→ **PROBLEM TO WORK ON**: The answer is a stretch of the material below, returned exactly: the line containing "pieces | $9 |", the line containing "7 m³ | 12 pieces | $16 |", and all lines between.

→ **DATA SUPPLIED**:

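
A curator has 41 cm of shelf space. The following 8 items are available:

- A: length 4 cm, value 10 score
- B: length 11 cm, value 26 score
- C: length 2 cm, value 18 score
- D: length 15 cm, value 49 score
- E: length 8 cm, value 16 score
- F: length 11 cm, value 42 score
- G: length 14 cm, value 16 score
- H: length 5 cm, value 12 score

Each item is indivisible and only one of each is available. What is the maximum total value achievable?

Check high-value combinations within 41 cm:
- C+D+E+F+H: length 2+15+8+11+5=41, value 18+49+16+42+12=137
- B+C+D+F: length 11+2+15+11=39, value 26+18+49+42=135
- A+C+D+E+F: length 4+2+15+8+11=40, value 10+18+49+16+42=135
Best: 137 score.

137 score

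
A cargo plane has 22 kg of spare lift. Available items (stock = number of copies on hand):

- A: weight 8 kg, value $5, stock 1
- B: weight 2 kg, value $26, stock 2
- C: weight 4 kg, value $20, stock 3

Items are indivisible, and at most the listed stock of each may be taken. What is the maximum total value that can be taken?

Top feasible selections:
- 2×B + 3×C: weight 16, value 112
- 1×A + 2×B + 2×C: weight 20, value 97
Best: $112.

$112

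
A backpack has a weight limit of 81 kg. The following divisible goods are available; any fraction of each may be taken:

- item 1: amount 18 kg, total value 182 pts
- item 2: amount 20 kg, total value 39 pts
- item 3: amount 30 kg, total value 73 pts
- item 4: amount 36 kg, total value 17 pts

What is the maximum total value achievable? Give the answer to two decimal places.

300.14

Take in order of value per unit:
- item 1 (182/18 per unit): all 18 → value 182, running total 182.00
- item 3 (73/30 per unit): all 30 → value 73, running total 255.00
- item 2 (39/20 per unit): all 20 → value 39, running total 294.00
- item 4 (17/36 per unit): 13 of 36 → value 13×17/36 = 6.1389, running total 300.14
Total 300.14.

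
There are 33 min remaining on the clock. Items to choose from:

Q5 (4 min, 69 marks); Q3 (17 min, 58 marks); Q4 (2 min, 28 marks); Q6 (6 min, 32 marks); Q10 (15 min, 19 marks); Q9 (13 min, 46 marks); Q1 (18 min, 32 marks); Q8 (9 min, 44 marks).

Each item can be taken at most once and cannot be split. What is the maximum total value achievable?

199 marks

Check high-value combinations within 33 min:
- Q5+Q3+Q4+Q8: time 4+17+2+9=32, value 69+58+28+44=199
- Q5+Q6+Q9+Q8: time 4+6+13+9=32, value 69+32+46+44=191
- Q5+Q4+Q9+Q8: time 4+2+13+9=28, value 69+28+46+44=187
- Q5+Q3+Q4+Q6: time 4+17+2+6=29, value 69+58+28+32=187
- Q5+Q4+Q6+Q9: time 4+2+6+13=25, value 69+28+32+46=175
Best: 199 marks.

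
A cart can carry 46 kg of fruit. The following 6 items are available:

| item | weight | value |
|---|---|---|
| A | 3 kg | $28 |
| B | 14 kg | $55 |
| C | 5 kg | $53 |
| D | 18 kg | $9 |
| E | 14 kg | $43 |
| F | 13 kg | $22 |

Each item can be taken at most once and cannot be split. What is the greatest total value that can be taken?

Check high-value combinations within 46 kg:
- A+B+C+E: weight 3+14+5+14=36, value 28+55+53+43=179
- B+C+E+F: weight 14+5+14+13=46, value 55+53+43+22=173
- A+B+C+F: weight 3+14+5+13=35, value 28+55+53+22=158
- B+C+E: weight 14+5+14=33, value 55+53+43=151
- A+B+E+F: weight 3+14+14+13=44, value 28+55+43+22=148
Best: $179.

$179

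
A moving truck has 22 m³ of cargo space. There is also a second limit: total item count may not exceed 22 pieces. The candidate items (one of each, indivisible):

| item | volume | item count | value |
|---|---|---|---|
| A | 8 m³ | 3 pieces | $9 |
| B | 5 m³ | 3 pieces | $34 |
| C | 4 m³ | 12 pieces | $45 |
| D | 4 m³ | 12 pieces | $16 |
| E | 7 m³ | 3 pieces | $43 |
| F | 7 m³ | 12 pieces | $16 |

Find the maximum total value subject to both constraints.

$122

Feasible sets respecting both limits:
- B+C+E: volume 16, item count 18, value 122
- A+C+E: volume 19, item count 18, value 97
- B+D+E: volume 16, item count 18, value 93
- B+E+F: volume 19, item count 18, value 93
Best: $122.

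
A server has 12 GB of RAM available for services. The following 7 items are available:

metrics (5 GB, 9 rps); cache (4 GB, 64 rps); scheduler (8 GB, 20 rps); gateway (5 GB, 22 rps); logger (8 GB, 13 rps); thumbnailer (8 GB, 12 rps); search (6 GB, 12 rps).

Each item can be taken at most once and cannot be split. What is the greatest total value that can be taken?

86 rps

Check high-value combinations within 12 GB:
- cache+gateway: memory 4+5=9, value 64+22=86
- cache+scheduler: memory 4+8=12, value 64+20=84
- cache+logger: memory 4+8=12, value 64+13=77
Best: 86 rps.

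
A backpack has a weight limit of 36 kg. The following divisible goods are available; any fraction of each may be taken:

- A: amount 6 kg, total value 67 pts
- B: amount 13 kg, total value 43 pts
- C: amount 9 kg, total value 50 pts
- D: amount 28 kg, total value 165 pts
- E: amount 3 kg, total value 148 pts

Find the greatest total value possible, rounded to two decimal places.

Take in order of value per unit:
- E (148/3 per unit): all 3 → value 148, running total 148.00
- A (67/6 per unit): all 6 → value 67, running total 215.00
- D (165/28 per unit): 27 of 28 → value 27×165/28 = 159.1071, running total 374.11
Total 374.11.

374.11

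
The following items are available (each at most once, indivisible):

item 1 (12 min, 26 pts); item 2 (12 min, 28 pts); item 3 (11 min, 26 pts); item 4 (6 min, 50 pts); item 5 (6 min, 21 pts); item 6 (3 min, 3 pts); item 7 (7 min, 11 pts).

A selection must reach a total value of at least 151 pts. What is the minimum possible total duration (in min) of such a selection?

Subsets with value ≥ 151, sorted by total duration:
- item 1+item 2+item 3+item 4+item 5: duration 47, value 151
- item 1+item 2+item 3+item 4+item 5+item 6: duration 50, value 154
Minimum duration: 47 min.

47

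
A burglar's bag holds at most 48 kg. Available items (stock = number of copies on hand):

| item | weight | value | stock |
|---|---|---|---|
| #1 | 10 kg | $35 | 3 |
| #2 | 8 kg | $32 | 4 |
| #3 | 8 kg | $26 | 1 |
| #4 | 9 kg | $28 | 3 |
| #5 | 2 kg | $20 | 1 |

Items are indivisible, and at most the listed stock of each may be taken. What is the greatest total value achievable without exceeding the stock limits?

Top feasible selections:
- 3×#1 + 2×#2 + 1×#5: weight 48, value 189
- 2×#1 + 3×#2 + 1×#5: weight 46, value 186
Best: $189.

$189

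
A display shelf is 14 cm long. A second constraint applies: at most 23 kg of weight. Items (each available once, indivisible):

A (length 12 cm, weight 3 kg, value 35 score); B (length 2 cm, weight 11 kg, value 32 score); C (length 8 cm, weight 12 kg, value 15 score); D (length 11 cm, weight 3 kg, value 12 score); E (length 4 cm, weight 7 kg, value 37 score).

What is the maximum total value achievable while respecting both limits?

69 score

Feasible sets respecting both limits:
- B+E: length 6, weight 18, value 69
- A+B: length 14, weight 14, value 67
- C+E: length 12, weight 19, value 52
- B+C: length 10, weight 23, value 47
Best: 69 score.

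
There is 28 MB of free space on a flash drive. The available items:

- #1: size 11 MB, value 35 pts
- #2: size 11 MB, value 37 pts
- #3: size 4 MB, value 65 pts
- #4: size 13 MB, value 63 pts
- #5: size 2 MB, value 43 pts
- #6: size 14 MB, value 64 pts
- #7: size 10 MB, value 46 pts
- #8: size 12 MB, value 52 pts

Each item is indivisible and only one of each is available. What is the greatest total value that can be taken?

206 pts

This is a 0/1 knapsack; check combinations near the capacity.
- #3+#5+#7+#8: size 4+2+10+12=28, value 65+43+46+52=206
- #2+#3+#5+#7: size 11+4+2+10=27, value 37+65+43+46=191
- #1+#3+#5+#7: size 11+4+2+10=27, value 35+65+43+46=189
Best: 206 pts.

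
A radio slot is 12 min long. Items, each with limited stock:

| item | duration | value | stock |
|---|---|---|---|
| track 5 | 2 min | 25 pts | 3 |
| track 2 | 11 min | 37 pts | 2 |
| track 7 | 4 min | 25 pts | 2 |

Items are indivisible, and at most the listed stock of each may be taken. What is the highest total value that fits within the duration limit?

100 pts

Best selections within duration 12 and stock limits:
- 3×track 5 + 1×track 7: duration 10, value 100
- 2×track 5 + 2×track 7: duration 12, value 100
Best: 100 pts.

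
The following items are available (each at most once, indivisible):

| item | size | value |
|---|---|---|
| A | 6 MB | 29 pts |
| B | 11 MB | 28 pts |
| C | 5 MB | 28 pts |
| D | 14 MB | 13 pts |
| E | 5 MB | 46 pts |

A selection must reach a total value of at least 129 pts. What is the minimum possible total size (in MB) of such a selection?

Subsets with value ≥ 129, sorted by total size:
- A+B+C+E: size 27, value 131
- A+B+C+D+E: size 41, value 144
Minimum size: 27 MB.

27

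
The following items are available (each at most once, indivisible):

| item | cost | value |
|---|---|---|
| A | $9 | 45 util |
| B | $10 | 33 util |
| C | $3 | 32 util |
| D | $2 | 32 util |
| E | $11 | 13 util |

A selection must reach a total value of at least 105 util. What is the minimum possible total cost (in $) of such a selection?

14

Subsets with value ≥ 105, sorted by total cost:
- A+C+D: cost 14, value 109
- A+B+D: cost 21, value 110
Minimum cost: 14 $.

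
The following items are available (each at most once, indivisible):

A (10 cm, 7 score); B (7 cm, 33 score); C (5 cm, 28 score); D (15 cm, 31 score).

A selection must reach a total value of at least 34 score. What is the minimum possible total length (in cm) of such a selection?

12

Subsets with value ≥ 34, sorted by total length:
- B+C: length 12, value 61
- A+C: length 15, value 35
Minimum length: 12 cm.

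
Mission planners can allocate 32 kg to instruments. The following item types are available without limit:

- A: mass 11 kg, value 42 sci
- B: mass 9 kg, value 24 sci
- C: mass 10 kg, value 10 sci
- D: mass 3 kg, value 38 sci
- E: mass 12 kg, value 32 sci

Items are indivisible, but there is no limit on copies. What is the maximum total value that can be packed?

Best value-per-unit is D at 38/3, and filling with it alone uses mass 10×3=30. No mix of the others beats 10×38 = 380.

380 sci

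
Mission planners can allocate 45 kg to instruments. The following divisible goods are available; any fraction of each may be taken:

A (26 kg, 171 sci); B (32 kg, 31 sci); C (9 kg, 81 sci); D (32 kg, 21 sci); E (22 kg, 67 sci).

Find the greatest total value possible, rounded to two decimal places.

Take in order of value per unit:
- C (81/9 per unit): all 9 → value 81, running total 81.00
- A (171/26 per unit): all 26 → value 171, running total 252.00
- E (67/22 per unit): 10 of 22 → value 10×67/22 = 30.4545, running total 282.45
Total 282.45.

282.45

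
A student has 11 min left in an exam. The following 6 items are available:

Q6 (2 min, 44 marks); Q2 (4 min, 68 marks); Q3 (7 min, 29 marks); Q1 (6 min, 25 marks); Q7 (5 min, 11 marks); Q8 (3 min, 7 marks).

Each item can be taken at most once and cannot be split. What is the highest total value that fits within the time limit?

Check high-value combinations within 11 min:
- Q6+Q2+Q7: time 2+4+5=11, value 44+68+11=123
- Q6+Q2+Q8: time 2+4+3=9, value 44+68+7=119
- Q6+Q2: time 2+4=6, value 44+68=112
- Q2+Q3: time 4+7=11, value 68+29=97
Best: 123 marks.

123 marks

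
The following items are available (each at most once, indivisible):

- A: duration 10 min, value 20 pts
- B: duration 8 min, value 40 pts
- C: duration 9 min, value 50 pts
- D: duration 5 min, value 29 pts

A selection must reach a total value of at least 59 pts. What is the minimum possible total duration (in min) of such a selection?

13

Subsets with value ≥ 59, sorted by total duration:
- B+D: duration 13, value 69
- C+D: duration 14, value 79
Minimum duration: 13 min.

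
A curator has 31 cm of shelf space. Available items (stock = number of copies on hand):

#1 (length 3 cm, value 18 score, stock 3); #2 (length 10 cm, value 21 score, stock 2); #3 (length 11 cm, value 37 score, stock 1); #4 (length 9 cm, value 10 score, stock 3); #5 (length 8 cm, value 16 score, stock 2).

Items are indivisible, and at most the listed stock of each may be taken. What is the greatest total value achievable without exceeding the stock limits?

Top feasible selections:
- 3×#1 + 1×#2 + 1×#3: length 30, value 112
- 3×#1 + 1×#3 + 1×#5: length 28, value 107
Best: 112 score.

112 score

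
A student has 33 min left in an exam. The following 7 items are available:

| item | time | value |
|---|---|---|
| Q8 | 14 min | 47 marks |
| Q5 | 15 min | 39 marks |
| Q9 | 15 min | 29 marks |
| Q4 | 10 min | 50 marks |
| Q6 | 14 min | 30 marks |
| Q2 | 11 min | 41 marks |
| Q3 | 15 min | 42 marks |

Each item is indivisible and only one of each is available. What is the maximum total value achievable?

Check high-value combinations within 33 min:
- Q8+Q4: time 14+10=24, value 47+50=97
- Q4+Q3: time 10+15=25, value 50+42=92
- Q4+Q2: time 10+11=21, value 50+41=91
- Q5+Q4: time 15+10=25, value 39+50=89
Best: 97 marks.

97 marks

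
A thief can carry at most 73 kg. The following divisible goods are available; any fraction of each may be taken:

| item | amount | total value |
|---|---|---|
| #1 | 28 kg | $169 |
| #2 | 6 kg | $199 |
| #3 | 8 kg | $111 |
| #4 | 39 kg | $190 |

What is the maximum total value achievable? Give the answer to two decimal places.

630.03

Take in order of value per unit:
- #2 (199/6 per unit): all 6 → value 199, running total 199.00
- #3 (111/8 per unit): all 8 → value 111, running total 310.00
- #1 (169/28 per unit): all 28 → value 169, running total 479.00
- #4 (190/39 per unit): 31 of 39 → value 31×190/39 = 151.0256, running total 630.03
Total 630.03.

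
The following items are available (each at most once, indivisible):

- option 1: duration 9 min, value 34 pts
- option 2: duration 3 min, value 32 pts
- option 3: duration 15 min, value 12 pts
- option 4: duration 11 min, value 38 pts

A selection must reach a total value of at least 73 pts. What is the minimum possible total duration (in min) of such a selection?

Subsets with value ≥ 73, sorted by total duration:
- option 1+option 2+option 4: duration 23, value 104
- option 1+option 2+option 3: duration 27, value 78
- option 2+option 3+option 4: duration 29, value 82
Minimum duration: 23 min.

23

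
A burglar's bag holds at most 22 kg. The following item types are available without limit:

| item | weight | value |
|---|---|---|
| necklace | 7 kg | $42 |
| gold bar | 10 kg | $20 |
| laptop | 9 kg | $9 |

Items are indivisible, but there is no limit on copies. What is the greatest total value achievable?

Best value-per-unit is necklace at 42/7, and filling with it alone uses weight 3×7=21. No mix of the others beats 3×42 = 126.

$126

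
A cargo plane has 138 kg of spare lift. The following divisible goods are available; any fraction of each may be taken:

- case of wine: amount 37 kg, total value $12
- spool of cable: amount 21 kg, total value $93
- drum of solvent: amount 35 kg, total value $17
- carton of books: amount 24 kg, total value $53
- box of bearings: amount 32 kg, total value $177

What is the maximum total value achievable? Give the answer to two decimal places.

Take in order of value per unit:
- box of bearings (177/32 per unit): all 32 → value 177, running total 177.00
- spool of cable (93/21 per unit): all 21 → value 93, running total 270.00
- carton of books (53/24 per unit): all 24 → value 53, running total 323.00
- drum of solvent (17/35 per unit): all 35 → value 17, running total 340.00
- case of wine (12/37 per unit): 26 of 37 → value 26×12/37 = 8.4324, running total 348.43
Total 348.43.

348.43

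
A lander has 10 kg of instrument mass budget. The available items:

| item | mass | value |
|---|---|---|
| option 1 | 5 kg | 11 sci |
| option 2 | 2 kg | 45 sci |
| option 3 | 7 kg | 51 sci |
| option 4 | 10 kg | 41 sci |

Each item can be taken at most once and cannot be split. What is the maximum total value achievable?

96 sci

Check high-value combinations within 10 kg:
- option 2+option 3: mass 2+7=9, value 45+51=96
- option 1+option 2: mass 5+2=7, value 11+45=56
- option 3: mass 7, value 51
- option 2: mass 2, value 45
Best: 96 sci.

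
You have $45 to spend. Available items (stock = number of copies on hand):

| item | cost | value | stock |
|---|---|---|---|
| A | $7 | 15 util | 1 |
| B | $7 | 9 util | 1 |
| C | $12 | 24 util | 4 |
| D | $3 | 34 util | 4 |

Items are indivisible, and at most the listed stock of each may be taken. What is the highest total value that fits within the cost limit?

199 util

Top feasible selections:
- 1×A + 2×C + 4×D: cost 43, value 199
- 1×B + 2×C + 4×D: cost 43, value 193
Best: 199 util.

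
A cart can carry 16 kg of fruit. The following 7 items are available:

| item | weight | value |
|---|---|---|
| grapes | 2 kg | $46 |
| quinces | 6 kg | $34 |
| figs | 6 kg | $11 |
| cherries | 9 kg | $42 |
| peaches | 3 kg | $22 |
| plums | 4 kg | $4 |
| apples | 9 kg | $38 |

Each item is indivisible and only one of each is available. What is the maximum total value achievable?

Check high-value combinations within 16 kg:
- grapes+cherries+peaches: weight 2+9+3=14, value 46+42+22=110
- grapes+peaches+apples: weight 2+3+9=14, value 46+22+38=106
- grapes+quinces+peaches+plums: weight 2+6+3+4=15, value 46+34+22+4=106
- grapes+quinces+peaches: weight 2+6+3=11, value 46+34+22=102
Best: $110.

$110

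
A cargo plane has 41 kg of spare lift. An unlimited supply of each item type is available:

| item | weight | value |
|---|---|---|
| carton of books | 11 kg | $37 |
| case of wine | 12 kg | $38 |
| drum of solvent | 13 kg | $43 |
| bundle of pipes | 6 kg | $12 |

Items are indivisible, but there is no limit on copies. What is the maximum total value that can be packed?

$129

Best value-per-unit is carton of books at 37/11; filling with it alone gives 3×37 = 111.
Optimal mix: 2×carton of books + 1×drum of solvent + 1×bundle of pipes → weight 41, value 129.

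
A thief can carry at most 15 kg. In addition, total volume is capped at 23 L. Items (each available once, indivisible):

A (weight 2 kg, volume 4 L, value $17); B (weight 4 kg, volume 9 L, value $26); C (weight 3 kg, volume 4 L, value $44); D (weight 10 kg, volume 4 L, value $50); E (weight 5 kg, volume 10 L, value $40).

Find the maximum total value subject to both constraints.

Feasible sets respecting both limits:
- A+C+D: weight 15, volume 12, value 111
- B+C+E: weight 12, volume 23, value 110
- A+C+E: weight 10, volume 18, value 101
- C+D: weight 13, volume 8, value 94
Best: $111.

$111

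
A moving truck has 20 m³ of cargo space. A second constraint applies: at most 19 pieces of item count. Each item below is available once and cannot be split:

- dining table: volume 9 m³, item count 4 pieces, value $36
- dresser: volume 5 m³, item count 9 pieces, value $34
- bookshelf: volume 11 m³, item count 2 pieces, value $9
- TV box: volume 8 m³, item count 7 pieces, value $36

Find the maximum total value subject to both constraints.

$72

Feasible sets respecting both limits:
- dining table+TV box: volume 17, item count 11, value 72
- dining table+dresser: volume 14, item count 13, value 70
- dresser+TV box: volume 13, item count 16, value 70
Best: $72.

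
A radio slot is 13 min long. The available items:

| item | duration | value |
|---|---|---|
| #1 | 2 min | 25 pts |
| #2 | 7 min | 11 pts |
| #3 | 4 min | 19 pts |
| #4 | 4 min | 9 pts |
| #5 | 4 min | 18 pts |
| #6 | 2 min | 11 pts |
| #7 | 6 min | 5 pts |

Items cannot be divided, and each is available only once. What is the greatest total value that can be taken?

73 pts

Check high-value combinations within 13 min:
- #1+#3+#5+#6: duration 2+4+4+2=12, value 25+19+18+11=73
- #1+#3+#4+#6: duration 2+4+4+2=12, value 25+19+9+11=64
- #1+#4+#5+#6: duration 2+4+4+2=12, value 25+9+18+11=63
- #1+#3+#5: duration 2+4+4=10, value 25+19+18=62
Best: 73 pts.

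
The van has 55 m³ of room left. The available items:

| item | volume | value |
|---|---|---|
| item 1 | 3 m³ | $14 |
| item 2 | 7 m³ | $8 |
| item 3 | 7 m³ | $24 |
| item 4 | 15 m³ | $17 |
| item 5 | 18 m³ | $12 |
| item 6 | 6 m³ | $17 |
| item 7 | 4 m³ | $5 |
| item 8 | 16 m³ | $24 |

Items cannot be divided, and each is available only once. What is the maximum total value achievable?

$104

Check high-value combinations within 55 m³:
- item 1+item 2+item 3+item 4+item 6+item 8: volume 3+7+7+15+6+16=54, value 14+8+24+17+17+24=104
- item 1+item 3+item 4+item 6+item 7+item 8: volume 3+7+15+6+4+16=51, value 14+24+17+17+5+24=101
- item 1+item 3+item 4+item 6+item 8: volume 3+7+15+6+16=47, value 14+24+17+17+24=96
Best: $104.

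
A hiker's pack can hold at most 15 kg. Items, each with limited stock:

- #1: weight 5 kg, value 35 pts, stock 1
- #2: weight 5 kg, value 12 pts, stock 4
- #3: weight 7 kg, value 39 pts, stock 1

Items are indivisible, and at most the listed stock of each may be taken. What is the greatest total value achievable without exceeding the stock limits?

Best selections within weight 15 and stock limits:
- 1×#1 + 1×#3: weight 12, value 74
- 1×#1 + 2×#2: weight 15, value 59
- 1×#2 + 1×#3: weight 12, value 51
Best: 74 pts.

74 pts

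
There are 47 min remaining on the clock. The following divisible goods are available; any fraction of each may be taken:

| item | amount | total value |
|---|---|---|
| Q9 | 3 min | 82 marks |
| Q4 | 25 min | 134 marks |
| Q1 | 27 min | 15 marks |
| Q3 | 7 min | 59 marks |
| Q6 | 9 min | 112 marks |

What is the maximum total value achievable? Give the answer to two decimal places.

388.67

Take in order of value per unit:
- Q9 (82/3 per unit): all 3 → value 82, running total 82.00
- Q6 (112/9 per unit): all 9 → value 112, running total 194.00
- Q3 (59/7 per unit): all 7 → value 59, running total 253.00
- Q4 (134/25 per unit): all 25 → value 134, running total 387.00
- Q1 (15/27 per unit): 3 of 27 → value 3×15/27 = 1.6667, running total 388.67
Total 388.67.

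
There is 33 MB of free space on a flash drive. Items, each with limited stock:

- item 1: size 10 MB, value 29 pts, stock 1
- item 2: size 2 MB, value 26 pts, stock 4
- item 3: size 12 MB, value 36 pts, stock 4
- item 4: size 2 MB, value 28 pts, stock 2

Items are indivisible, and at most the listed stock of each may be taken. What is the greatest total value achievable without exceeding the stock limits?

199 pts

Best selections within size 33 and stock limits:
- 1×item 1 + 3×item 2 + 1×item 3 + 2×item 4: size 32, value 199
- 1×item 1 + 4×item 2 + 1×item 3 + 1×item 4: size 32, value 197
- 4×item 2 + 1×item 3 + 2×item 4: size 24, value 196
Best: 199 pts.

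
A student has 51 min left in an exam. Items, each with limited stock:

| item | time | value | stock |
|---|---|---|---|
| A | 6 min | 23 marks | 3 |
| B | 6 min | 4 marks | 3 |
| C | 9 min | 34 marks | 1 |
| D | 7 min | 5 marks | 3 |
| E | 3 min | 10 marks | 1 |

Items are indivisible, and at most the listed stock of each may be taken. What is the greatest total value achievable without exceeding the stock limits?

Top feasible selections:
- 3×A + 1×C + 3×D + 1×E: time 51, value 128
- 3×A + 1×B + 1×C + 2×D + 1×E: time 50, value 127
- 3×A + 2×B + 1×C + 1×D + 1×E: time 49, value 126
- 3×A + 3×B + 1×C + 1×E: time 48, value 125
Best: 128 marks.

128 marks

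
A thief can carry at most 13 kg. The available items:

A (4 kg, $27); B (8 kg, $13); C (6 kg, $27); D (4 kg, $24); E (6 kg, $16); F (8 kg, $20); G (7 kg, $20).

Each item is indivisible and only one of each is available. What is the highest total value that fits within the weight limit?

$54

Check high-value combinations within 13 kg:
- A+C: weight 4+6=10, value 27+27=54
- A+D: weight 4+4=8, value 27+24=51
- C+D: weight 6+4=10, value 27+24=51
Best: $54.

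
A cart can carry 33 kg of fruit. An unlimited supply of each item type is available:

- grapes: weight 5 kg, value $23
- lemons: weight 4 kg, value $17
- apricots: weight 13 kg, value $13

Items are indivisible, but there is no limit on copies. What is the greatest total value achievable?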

→ **RESPONSE TO THIS TASK**:
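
| A | 8 m³ | 3 pieces | $9 |
| B | 5 m³ | 3 pieces | $34 |
| C | 4 m³ | 12 pieces | $45 |
| D | 4 m³ | 12 pieces | $16 |
| E | 7 m³ | 3 pieces | $43 |
| F | 7 m³ | 12 pieces | $16 |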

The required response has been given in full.